Collected data entries:
┌──

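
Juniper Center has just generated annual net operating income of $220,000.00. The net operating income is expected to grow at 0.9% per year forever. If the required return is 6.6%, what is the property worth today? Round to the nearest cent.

$3894385.96

D₁ = D₀ × (1 + g) = $220,000.00 × 1.009 = $221,980.0000
Growing perpetuity: P = D₁ / (r − g) = $221,980.0000 / (0.066 − 0.009) = $3,894,385.96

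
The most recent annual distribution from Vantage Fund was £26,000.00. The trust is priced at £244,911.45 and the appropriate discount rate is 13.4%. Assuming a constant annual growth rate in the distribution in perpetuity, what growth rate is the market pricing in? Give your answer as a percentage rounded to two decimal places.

2.52%

P = D₀(1+g)/(r−g) ⇒ P(r−g) = D₀(1+g) ⇒ g(P+D₀) = P·r − D₀
g = (P·r − D₀)/(P + D₀) = (£244,911.45×0.134 − £26,000.00) / (£244,911.45 + £26,000.00) = 0.025167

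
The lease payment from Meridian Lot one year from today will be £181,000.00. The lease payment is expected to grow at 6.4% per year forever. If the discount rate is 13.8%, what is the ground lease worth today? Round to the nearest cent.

£2445945.95

Growing perpetuity: P = D₁ / (r − g) = £181,000.0000 / (0.138 − 0.064) = £2,445,945.95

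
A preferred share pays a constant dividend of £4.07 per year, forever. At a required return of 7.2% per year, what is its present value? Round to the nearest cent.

£56.53

Level perpetuity: PV = C / r = £4.07 / 0.072 = £56.53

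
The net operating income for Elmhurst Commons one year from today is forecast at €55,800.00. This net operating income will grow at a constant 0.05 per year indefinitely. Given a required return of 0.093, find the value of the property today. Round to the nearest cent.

€1297674.42

Growing perpetuity: P = D₁ / (r − g) = €55,800.0000 / (0.093 − 0.05) = €1,297,674.42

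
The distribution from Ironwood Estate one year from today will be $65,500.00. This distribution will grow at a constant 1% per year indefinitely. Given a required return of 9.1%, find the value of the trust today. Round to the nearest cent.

$808641.98

Growing perpetuity: P = D₁ / (r − g) = $65,500.0000 / (0.091 − 0.01) = $808,641.98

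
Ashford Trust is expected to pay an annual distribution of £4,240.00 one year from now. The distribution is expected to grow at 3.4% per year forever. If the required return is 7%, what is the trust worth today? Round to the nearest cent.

Growing perpetuity: P = D₁ / (r − g) = £4,240.0000 / (0.07 − 0.034) = £117,777.78

£117777.78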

└──

> What needs to be done
Transcribe the entries exactly, and make each line match the original.

> Written response
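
Juniper Center has just generated annual net operating income of $220,000.00. The net operating income is expected to grow at 0.9% per year forever. If the required return is 6.6%, what is the property worth today? Round to the nearest cent.

$3894385.96

D₁ = D₀ × (1 + g) = $220,000.00 × 1.009 = $221,980.0000
Growing perpetuity: P = D₁ / (r − g) = $221,980.0000 / (0.066 − 0.009) = $3,894,385.96

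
The most recent annual distribution from Vantage Fund was £26,000.00. The trust is priced at £244,911.45 and the appropriate discount rate is 13.4%. Assuming a constant annual growth rate in the distribution in perpetuity, what growth rate is the market pricing in? Give your answer as a percentage rounded to two decimal places.

2.52%

P = D₀(1+g)/(r−g) ⇒ P(r−g) = D₀(1+g) ⇒ g(P+D₀) = P·r − D₀
g = (P·r − D₀)/(P + D₀) = (£244,911.45×0.134 − £26,000.00) / (£244,911.45 + £26,000.00) = 0.025167

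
The lease payment from Meridian Lot one year from today will be £181,000.00. The lease payment is expected to grow at 6.4% per year forever. If the discount rate is 13.8%, what is the ground lease worth today? Round to the nearest cent.

£2445945.95

Growing perpetuity: P = D₁ / (r − g) = £181,000.0000 / (0.138 − 0.064) = £2,445,945.95

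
A preferred share pays a constant dividend of £4.07 per year, forever. At a required return of 7.2% per year, what is its present value? Round to the nearest cent.

£56.53

Level perpetuity: PV = C / r = £4.07 / 0.072 = £56.53

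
The net operating income for Elmhurst Commons one year from today is forecast at €55,800.00. This net operating income will grow at a constant 0.05 per year indefinitely. Given a required return of 0.093, find the value of the property today. Round to the nearest cent.

€1297674.42

Growing perpetuity: P = D₁ / (r − g) = €55,800.0000 / (0.093 − 0.05) = €1,297,674.42

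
The distribution from Ironwood Estate one year from today will be $65,500.00. This distribution will grow at a constant 1% per year indefinitely. Given a required return of 9.1%, find the value of the trust today. Round to the nearest cent.

$808641.98

Growing perpetuity: P = D₁ / (r − g) = $65,500.0000 / (0.091 − 0.01) = $808,641.98

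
Ashford Trust is expected to pay an annual distribution of £4,240.00 one year from now. The distribution is expected to grow at 3.4% per year forever. If the required return is 7%, what is the trust worth today? Round to the nearest cent.

Growing perpetuity: P = D₁ / (r − g) = £4,240.0000 / (0.07 − 0.034) = £117,777.78

£117777.78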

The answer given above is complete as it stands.